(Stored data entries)
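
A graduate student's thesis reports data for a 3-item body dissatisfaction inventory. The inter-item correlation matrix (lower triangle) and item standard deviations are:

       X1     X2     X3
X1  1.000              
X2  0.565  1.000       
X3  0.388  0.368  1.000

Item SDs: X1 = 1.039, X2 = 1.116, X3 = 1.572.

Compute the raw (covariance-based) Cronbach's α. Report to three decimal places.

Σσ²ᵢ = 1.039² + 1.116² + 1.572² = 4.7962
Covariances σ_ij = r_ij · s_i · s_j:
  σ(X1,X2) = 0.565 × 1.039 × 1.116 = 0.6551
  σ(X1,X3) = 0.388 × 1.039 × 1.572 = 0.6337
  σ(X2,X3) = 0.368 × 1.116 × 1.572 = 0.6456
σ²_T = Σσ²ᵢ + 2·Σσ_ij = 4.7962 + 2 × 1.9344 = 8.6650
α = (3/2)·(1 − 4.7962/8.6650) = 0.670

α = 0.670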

==

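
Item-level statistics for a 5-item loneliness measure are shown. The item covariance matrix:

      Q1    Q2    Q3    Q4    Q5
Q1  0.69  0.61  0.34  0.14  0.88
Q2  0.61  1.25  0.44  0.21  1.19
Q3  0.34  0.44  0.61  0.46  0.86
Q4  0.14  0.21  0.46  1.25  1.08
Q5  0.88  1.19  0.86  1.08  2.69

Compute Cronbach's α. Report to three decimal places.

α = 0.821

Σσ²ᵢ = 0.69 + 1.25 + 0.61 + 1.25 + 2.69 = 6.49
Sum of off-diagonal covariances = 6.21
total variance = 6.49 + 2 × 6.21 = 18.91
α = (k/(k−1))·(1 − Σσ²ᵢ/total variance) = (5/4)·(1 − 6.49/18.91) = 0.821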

WORK TO BE COMPLETED >> Going back over the entries above, copy word for word every line from the one that has "A graduate student's" on through the one that has "Item SDs: X1 = 1.039, X2 = 1.116, X3 = 1.572.".

COMPLETED TASK >>
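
A graduate student's thesis reports data for a 3-item body dissatisfaction inventory. The inter-item correlation matrix (lower triangle) and item standard deviations are:

       X1     X2     X3
X1  1.000              
X2  0.565  1.000       
X3  0.388  0.368  1.000

Item SDs: X1 = 1.039, X2 = 1.116, X3 = 1.572.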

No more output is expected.